PROVIDED ENTRIES:
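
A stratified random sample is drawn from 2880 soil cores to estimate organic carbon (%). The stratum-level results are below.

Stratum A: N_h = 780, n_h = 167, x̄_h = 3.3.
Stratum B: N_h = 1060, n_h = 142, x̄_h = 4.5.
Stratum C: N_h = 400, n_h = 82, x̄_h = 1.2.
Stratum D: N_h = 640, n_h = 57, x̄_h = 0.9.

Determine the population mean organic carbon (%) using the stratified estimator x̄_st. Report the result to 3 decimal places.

x̄_st ≈ 2.917

N = Σ N_h = 2880. Stratum weights W_h = N_h/N.
x̄_st = (780·3.3 + 1060·4.5 + 400·1.2 + 640·0.9) / 2880 = 2.91667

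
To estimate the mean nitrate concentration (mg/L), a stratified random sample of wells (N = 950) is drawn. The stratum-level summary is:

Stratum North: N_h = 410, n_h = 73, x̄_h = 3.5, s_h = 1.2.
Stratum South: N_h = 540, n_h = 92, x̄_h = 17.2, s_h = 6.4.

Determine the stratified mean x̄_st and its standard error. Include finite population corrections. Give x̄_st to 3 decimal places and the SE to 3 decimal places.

x̄_st = Σ W_h x̄_h = (410·3.5 + 540·17.2)/950 = 11.28737
V̂(x̄_st) = Σ W_h² (1 − n_h/N_h) s_h²/n_h, with W_h = N_h/N and N = 950:
  stratum North: (410/950)²·(1 − 73/410)·1.2²/73 = 0.00301999
  stratum South: (540/950)²·(1 − 92/540)·6.4²/92 = 0.119343
V̂(x̄_st) = 0.122363
SE(x̄_st) = √0.122363 = 0.349804

x̄_st ≈ 11.287, SE ≈ 0.350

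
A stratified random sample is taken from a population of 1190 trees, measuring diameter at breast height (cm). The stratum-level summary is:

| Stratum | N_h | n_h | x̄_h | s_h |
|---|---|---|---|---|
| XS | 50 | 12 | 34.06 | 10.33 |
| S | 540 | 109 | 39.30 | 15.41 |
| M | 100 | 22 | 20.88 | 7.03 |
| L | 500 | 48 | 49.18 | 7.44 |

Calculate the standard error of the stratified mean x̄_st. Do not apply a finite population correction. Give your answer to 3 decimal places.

SE(x̄_st) ≈ 0.827

V̂(x̄_st) = Σ W_h² s_h²/n_h, with W_h = N_h/N and N = 1190:
  stratum XS: (50/1190)²·10.33²/12 = 0.0156988
  stratum S: (540/1190)²·15.41²/109 = 0.448614
  stratum M: (100/1190)²·7.03²/22 = 0.0158633
  stratum L: (500/1190)²·7.44²/48 = 0.203587
V̂(x̄_st) = 0.683763
SE(x̄_st) = √0.683763 = 0.8269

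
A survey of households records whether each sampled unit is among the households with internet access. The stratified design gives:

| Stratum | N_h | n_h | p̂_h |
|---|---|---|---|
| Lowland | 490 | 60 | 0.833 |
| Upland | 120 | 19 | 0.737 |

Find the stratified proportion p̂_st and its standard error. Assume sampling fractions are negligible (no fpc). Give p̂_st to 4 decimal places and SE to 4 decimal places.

p̂_st ≈ 0.8141, SE ≈ 0.0440

N = 610; stratum weights W_h = N_h/N.
p̂_st = Σ W_h p̂_h = (490·0.833 + 120·0.737)/610 = 0.81411
V̂(p̂_st) = Σ W_h² p̂_h(1−p̂_h)/(n_h−1):
  stratum Lowland: (490/610)²·0.833·0.167/59 = 0.00152139
  stratum Upland: (120/610)²·0.737·0.263/18 = 0.000416729
V̂(p̂_st) = 0.00193812; SE = √V̂ = 0.0440241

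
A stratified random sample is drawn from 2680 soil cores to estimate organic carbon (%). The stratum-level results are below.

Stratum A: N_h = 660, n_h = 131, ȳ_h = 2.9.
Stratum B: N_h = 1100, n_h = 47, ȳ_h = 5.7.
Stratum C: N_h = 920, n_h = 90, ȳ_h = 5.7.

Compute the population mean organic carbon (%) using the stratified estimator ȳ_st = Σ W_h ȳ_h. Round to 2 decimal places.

ȳ_st ≈ 5.01

N = Σ N_h = 2680. Stratum weights W_h = N_h/N.
ȳ_st = (660·2.9 + 1100·5.7 + 920·5.7) / 2680 = 5.0104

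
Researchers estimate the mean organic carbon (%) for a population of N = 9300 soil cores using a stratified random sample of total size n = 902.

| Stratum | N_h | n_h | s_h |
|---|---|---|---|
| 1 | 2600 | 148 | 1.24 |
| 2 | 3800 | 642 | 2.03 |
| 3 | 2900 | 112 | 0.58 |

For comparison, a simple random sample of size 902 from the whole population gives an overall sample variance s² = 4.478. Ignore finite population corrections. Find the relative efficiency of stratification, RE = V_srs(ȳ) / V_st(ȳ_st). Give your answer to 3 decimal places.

V̂(ȳ_st) = Σ W_h² s_h²/n_h, with W_h = N_h/N and N = 9300:
  stratum 1: (2600/9300)²·1.24²/148 = 0.000812012
  stratum 2: (3800/9300)²·2.03²/642 = 0.00107166
  stratum 3: (2900/9300)²·0.58²/112 = 0.000292057
V_st = 0.00217573
V_srs = s²/n = 4.478/902 = 0.00496452
Relative efficiency = V_srs / V_st = 0.00496452/0.00217573 = 2.2818

RE ≈ 2.282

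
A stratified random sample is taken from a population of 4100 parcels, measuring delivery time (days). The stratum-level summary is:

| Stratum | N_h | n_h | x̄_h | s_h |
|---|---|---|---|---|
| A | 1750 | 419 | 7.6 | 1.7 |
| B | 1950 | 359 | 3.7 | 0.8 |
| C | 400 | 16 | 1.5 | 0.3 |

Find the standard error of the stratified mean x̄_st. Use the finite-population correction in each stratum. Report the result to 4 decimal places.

V̂(x̄_st) = Σ W_h² (1 − n_h/N_h) s_h²/n_h, with W_h = N_h/N and N = 4100:
  stratum A: (1750/4100)²·(1 − 419/1750)·1.7²/419 = 0.000955723
  stratum B: (1950/4100)²·(1 − 359/1950)·0.8²/359 = 0.00032902
  stratum C: (400/4100)²·(1 − 16/400)·0.3²/16 = 5.1398e-05
V̂(x̄_st) = 0.00133614
SE(x̄_st) = √0.00133614 = 0.0365533

SE(x̄_st) ≈ 0.0366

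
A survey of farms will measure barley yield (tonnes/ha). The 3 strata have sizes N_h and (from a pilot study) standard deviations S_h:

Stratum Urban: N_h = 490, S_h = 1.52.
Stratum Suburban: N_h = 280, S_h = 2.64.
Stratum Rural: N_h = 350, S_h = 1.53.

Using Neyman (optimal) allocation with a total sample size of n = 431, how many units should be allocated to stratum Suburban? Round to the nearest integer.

158

Neyman allocation: n_h = n · N_h S_h / Σ N_i S_i, with n = 431.
  stratum Urban: N_h·S_h = 490·1.52 = 744.80
  stratum Suburban: N_h·S_h = 280·2.64 = 739.20
  stratum Rural: N_h·S_h = 350·1.53 = 535.50
Σ N_h S_h = 2019.50
n for stratum Suburban = 431·739.20/2019.50 = 157.759 → 158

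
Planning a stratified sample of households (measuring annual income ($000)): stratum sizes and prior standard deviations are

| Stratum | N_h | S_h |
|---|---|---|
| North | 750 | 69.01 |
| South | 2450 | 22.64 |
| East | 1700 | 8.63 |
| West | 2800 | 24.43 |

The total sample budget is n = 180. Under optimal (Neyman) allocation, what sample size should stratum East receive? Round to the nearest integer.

Neyman allocation: n_h = n · N_h S_h / Σ N_i S_i, with n = 180.
  stratum North: N_h·S_h = 750·69.01 = 51757.50
  stratum South: N_h·S_h = 2450·22.64 = 55468.00
  stratum East: N_h·S_h = 1700·8.63 = 14671.00
  stratum West: N_h·S_h = 2800·24.43 = 68404.00
Σ N_h S_h = 190300.50
n for stratum East = 180·14671.00/190300.50 = 13.877 → 14

14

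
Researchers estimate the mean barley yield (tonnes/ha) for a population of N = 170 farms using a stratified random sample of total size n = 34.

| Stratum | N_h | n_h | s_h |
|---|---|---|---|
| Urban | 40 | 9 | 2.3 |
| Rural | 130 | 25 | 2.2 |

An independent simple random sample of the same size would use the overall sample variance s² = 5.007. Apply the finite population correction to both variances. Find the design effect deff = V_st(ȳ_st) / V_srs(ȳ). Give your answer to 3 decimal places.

V̂(ȳ_st) = Σ W_h² (1 − n_h/N_h) s_h²/n_h, with W_h = N_h/N and N = 170:
  stratum Urban: (40/170)²·(1 − 9/40)·2.3²/9 = 0.0252195
  stratum Rural: (130/170)²·(1 − 25/130)·2.2²/25 = 0.0914408
V_st = 0.11666
V_srs = (1 − 34/170)·5.007/34 = 0.117812
deff = V_st / V_srs = 0.11666/0.117812 = 0.9902

deff ≈ 0.990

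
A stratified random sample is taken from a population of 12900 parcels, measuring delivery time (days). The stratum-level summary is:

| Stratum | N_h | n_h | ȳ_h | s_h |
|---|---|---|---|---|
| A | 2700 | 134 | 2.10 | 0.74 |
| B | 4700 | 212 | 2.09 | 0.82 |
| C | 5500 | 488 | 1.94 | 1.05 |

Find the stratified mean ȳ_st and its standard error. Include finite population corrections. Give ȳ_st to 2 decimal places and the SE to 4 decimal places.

ȳ_st ≈ 2.03, SE ≈ 0.0308

ȳ_st = Σ W_h ȳ_h = (2700·2.10 + 4700·2.09 + 5500·1.94)/12900 = 2.02814
V̂(ȳ_st) = Σ W_h² (1 − n_h/N_h) s_h²/n_h, with W_h = N_h/N and N = 12900:
  stratum A: (2700/12900)²·(1 − 134/2700)·0.74²/134 = 0.000170137
  stratum B: (4700/12900)²·(1 − 212/4700)·0.82²/212 = 0.000402034
  stratum C: (5500/12900)²·(1 − 488/5500)·1.05²/488 = 0.000374243
V̂(ȳ_st) = 0.000946414
SE(ȳ_st) = √0.000946414 = 0.0307638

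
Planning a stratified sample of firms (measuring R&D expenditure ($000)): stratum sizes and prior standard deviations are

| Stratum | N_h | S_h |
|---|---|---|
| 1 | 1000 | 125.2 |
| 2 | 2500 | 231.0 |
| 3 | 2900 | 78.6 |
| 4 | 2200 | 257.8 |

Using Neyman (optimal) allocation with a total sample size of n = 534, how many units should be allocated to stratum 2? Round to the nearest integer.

Neyman allocation: n_h = n · N_h S_h / Σ N_i S_i, with n = 534.
  stratum 1: N_h·S_h = 1000·125.2 = 125200.00
  stratum 2: N_h·S_h = 2500·231.0 = 577500.00
  stratum 3: N_h·S_h = 2900·78.6 = 227940.00
  stratum 4: N_h·S_h = 2200·257.8 = 567160.00
Σ N_h S_h = 1497800.00
n for stratum 2 = 534·577500.00/1497800.00 = 205.892 → 206

206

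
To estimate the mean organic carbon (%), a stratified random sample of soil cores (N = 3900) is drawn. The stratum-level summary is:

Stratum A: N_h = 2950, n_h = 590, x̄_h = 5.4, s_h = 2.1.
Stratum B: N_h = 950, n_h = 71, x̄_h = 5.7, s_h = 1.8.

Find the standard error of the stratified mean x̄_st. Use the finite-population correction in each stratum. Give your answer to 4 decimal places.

SE(x̄_st) ≈ 0.0770

V̂(x̄_st) = Σ W_h² (1 − n_h/N_h) s_h²/n_h, with W_h = N_h/N and N = 3900:
  stratum A: (2950/3900)²·(1 − 590/2950)·2.1²/590 = 0.0034213
  stratum B: (950/3900)²·(1 − 71/950)·1.8²/71 = 0.00250536
V̂(x̄_st) = 0.00592666
SE(x̄_st) = √0.00592666 = 0.0769848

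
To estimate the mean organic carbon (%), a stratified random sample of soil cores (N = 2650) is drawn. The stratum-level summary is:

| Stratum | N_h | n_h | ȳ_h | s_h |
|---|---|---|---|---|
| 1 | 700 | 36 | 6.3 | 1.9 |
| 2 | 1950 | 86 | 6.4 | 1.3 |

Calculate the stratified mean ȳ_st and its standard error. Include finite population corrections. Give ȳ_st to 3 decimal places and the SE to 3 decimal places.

ȳ_st = Σ W_h ȳ_h = (700·6.3 + 1950·6.4)/2650 = 6.37358
V̂(ȳ_st) = Σ W_h² (1 − n_h/N_h) s_h²/n_h, with W_h = N_h/N and N = 2650:
  stratum 1: (700/2650)²·(1 − 36/700)·1.9²/36 = 0.00663711
  stratum 2: (1950/2650)²·(1 − 86/1950)·1.3²/86 = 0.0101713
V̂(ȳ_st) = 0.0168084
SE(ȳ_st) = √0.0168084 = 0.129647

ȳ_st ≈ 6.374, SE ≈ 0.130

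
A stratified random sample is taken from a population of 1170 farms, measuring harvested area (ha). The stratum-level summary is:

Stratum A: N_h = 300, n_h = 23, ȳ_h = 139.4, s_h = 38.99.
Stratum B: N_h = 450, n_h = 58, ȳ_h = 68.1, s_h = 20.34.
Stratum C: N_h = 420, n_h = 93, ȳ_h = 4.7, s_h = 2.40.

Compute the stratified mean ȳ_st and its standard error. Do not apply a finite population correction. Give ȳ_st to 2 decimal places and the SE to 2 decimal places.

ȳ_st = Σ W_h ȳ_h = (300·139.4 + 450·68.1 + 420·4.7)/1170 = 63.62308
V̂(ȳ_st) = Σ W_h² s_h²/n_h, with W_h = N_h/N and N = 1170:
  stratum A: (300/1170)²·38.99²/23 = 4.3456
  stratum B: (450/1170)²·20.34²/58 = 1.05518
  stratum C: (420/1170)²·2.40²/93 = 0.00798117
V̂(ȳ_st) = 5.40876
SE(ȳ_st) = √5.40876 = 2.32567

ȳ_st ≈ 63.62, SE ≈ 2.33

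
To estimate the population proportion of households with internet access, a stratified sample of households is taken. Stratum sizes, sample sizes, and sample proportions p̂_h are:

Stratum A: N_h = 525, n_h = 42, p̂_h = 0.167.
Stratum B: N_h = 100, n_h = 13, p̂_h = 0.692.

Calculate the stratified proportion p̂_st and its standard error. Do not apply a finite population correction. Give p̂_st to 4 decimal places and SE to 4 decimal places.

N = 625; stratum weights W_h = N_h/N.
p̂_st = Σ W_h p̂_h = (525·0.167 + 100·0.692)/625 = 0.25100
V̂(p̂_st) = Σ W_h² p̂_h(1−p̂_h)/(n_h−1):
  stratum A: (525/625)²·0.167·0.833/41 = 0.00239407
  stratum B: (100/625)²·0.692·0.308/12 = 0.00045469
V̂(p̂_st) = 0.00284876; SE = √V̂ = 0.0533737

p̂_st ≈ 0.2510, SE ≈ 0.0534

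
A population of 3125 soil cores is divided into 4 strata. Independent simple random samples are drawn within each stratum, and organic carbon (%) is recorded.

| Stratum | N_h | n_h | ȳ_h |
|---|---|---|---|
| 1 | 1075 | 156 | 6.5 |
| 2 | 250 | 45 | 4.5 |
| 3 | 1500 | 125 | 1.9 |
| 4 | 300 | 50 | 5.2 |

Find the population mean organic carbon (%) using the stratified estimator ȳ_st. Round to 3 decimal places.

N = Σ N_h = 3125. Stratum weights W_h = N_h/N.
ȳ_st = (1075·6.5 + 250·4.5 + 1500·1.9 + 300·5.2) / 3125 = 4.00720

ȳ_st ≈ 4.007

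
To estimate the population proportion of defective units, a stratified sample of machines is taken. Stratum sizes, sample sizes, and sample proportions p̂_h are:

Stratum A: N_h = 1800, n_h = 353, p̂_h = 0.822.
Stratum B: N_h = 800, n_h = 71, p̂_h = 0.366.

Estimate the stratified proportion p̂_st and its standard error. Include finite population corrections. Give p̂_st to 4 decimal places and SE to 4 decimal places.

p̂_st ≈ 0.6817, SE ≈ 0.0211

N = 2600; stratum weights W_h = N_h/N.
p̂_st = Σ W_h p̂_h = (1800·0.822 + 800·0.366)/2600 = 0.68169
V̂(p̂_st) = Σ W_h² (1 − n_h/N_h) p̂_h(1−p̂_h)/(n_h−1):
  stratum A: (1800/2600)²·(1 − 353/1800)·0.822·0.178/352 = 0.000160156
  stratum B: (800/2600)²·(1 − 71/800)·0.366·0.634/70 = 0.000285985
V̂(p̂_st) = 0.000446141; SE = √V̂ = 0.0211221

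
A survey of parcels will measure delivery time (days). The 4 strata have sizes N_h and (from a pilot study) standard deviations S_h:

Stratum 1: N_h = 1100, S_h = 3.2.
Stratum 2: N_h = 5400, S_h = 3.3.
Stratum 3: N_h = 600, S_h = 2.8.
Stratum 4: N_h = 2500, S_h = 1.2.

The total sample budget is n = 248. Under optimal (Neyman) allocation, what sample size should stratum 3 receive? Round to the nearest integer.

Neyman allocation: n_h = n · N_h S_h / Σ N_i S_i, with n = 248.
  stratum 1: N_h·S_h = 1100·3.2 = 3520.00
  stratum 2: N_h·S_h = 5400·3.3 = 17820.00
  stratum 3: N_h·S_h = 600·2.8 = 1680.00
  stratum 4: N_h·S_h = 2500·1.2 = 3000.00
Σ N_h S_h = 26020.00
n for stratum 3 = 248·1680.00/26020.00 = 16.012 → 16

16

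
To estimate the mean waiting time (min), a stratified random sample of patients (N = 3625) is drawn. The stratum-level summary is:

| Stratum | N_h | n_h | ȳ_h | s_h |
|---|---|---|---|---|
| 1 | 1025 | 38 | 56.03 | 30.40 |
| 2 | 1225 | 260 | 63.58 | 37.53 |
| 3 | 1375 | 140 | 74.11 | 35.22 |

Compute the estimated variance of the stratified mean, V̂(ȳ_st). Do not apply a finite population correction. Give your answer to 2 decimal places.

V̂(ȳ_st) = Σ W_h² s_h²/n_h, with W_h = N_h/N and N = 3625:
  stratum 1: (1025/3625)²·30.40²/38 = 1.94444
  stratum 2: (1225/3625)²·37.53²/260 = 0.618643
  stratum 3: (1375/3625)²·35.22²/140 = 1.27479
V̂(ȳ_st) = 3.83788

V̂(ȳ_st) ≈ 3.84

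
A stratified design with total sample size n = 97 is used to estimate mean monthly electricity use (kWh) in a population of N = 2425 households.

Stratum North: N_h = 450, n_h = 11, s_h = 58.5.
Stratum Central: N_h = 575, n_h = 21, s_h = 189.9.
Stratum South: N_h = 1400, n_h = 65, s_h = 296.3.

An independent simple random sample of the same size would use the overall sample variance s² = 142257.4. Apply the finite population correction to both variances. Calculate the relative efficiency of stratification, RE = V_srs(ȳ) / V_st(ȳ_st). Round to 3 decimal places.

V̂(ȳ_st) = Σ W_h² (1 − n_h/N_h) s_h²/n_h, with W_h = N_h/N and N = 2425:
  stratum North: (450/2425)²·(1 − 11/450)·58.5²/11 = 10.4514
  stratum Central: (575/2425)²·(1 − 21/575)·189.9²/21 = 93.0218
  stratum South: (1400/2425)²·(1 − 65/1400)·296.3²/65 = 429.275
V_st = 532.748
V_srs = (1 − 97/2425)·142257.4/97 = 1407.91
Relative efficiency = V_srs / V_st = 1407.91/532.748 = 2.6427

RE ≈ 2.643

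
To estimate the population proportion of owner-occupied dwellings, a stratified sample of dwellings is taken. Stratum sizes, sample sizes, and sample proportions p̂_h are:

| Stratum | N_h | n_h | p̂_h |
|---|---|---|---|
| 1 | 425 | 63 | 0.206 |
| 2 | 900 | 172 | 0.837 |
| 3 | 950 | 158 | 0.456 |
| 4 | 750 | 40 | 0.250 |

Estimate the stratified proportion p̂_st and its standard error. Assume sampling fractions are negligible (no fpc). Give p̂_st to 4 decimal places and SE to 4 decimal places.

N = 3025; stratum weights W_h = N_h/N.
p̂_st = Σ W_h p̂_h = (425·0.206 + 900·0.837 + 950·0.456 + 750·0.250)/3025 = 0.48316
V̂(p̂_st) = Σ W_h² p̂_h(1−p̂_h)/(n_h−1):
  stratum 1: (425/3025)²·0.206·0.794/62 = 5.20743e-05
  stratum 2: (900/3025)²·0.837·0.163/171 = 7.06238e-05
  stratum 3: (950/3025)²·0.456·0.544/157 = 0.000155833
  stratum 4: (750/3025)²·0.250·0.750/39 = 0.000295535
V̂(p̂_st) = 0.000574066; SE = √V̂ = 0.0239597

p̂_st ≈ 0.4832, SE ≈ 0.0240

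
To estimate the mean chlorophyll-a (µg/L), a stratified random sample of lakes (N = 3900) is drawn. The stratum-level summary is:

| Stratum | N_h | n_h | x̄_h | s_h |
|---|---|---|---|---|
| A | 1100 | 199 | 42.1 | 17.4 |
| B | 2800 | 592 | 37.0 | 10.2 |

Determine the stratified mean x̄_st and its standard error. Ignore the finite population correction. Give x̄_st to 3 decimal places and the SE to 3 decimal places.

x̄_st ≈ 38.438, SE ≈ 0.460

x̄_st = Σ W_h x̄_h = (1100·42.1 + 2800·37.0)/3900 = 38.43846
V̂(x̄_st) = Σ W_h² s_h²/n_h, with W_h = N_h/N and N = 3900:
  stratum A: (1100/3900)²·17.4²/199 = 0.121032
  stratum B: (2800/3900)²·10.2²/592 = 0.0905869
V̂(x̄_st) = 0.211619
SE(x̄_st) = √0.211619 = 0.460021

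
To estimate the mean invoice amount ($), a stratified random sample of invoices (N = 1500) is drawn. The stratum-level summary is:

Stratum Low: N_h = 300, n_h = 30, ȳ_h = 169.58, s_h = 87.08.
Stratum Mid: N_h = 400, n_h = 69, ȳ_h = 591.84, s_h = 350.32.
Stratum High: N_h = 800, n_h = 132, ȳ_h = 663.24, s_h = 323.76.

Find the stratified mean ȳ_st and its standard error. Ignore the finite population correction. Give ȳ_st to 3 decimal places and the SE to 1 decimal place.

ȳ_st = Σ W_h ȳ_h = (300·169.58 + 400·591.84 + 800·663.24)/1500 = 545.46800
V̂(ȳ_st) = Σ W_h² s_h²/n_h, with W_h = N_h/N and N = 1500:
  stratum Low: (300/1500)²·87.08²/30 = 10.1106
  stratum Mid: (400/1500)²·350.32²/69 = 126.479
  stratum High: (800/1500)²·323.76²/132 = 225.876
V̂(ȳ_st) = 362.465
SE(ȳ_st) = √362.465 = 19.0385

ȳ_st ≈ 545.468, SE ≈ 19.0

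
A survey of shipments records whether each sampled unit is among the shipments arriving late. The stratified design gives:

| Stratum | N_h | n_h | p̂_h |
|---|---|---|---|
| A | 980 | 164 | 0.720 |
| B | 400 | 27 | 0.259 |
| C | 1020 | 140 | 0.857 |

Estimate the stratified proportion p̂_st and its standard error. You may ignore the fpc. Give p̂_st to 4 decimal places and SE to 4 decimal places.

N = 2400; stratum weights W_h = N_h/N.
p̂_st = Σ W_h p̂_h = (980·0.720 + 400·0.259 + 1020·0.857)/2400 = 0.70139
V̂(p̂_st) = Σ W_h² p̂_h(1−p̂_h)/(n_h−1):
  stratum A: (980/2400)²·0.720·0.280/163 = 0.000206221
  stratum B: (400/2400)²·0.259·0.741/26 = 0.000205042
  stratum C: (1020/2400)²·0.857·0.143/139 = 0.00015925
V̂(p̂_st) = 0.000570513; SE = √V̂ = 0.0238854

p̂_st ≈ 0.7014, SE ≈ 0.0239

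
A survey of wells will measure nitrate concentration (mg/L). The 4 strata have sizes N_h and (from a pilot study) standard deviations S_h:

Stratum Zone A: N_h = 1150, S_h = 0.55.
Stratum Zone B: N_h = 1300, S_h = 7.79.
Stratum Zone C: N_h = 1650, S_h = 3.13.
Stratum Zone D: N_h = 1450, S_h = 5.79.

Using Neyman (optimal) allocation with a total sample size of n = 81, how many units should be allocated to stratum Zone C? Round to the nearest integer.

Neyman allocation: n_h = n · N_h S_h / Σ N_i S_i, with n = 81.
  stratum Zone A: N_h·S_h = 1150·0.55 = 632.50
  stratum Zone B: N_h·S_h = 1300·7.79 = 10127.00
  stratum Zone C: N_h·S_h = 1650·3.13 = 5164.50
  stratum Zone D: N_h·S_h = 1450·5.79 = 8395.50
Σ N_h S_h = 24319.50
n for stratum Zone C = 81·5164.50/24319.50 = 17.201 → 17

17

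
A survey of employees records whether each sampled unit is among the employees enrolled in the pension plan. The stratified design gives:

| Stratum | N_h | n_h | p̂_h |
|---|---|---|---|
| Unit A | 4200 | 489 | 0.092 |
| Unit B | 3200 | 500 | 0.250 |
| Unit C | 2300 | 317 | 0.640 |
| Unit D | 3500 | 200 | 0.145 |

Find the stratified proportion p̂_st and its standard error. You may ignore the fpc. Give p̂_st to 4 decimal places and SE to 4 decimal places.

p̂_st ≈ 0.2398, SE ≈ 0.0103

N = 13200; stratum weights W_h = N_h/N.
p̂_st = Σ W_h p̂_h = (4200·0.092 + 3200·0.250 + 2300·0.640 + 3500·0.145)/13200 = 0.23984
V̂(p̂_st) = Σ W_h² p̂_h(1−p̂_h)/(n_h−1):
  stratum Unit A: (4200/13200)²·0.092·0.908/488 = 1.73302e-05
  stratum Unit B: (3200/13200)²·0.250·0.750/499 = 2.20827e-05
  stratum Unit C: (2300/13200)²·0.640·0.360/316 = 2.21362e-05
  stratum Unit D: (3500/13200)²·0.145·0.855/199 = 4.37995e-05
V̂(p̂_st) = 0.000105349; SE = √V̂ = 0.010264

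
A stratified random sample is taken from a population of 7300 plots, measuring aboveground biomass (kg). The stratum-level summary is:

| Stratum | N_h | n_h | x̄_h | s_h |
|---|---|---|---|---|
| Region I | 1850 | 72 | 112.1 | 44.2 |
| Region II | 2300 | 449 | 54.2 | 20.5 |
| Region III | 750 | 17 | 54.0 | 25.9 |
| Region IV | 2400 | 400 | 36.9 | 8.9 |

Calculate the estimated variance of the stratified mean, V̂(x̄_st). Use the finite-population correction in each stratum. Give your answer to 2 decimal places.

V̂(x̄_st) = Σ W_h² (1 − n_h/N_h) s_h²/n_h, with W_h = N_h/N and N = 7300:
  stratum Region I: (1850/7300)²·(1 − 72/1850)·44.2²/72 = 1.67483
  stratum Region II: (2300/7300)²·(1 − 449/2300)·20.5²/449 = 0.0747739
  stratum Region III: (750/7300)²·(1 − 17/750)·25.9²/17 = 0.407071
  stratum Region IV: (2400/7300)²·(1 − 400/2400)·8.9²/400 = 0.0178367
V̂(x̄_st) = 2.17451

V̂(x̄_st) ≈ 2.17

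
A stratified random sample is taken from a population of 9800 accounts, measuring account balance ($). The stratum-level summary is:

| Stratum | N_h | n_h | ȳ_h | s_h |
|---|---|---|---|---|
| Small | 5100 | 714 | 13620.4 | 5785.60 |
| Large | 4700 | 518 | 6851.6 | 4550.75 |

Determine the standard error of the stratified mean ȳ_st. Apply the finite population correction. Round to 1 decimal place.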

YOUR ASSIGNMENT: Please reproduce, exactly as they appear above, the lines from the line containing "Stratum D: N_h = 640, n_h = 57, x̄_h = 0.9." up to and including the line containing "19 | 0.737 |".

ANSWER BOX:
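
Stratum D: N_h = 640, n_h = 57, x̄_h = 0.9.

Determine the population mean organic carbon (%) using the stratified estimator x̄_st. Report the result to 3 decimal places.

x̄_st ≈ 2.917

N = Σ N_h = 2880. Stratum weights W_h = N_h/N.
x̄_st = (780·3.3 + 1060·4.5 + 400·1.2 + 640·0.9) / 2880 = 2.91667

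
To estimate the mean nitrate concentration (mg/L), a stratified random sample of wells (N = 950) is drawn. The stratum-level summary is:

Stratum North: N_h = 410, n_h = 73, x̄_h = 3.5, s_h = 1.2.
Stratum South: N_h = 540, n_h = 92, x̄_h = 17.2, s_h = 6.4.

Determine the stratified mean x̄_st and its standard error. Include finite population corrections. Give x̄_st to 3 decimal places and the SE to 3 decimal places.

x̄_st = Σ W_h x̄_h = (410·3.5 + 540·17.2)/950 = 11.28737
V̂(x̄_st) = Σ W_h² (1 − n_h/N_h) s_h²/n_h, with W_h = N_h/N and N = 950:
  stratum North: (410/950)²·(1 − 73/410)·1.2²/73 = 0.00301999
  stratum South: (540/950)²·(1 − 92/540)·6.4²/92 = 0.119343
V̂(x̄_st) = 0.122363
SE(x̄_st) = √0.122363 = 0.349804

x̄_st ≈ 11.287, SE ≈ 0.350

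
A stratified random sample is taken from a population of 1190 trees, measuring diameter at breast height (cm). The stratum-level summary is:

| Stratum | N_h | n_h | x̄_h | s_h |
|---|---|---|---|---|
| XS | 50 | 12 | 34.06 | 10.33 |
| S | 540 | 109 | 39.30 | 15.41 |
| M | 100 | 22 | 20.88 | 7.03 |
| L | 500 | 48 | 49.18 | 7.44 |

Calculate the standard error of the stratified mean x̄_st. Do not apply a finite population correction. Give your answer to 3 decimal places.

SE(x̄_st) ≈ 0.827

V̂(x̄_st) = Σ W_h² s_h²/n_h, with W_h = N_h/N and N = 1190:
  stratum XS: (50/1190)²·10.33²/12 = 0.0156988
  stratum S: (540/1190)²·15.41²/109 = 0.448614
  stratum M: (100/1190)²·7.03²/22 = 0.0158633
  stratum L: (500/1190)²·7.44²/48 = 0.203587
V̂(x̄_st) = 0.683763
SE(x̄_st) = √0.683763 = 0.8269

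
A survey of households records whether each sampled unit is among the households with internet access. The stratified design gives:

| Stratum | N_h | n_h | p̂_h |
|---|---|---|---|
| Lowland | 490 | 60 | 0.833 |
| Upland | 120 | 19 | 0.737 |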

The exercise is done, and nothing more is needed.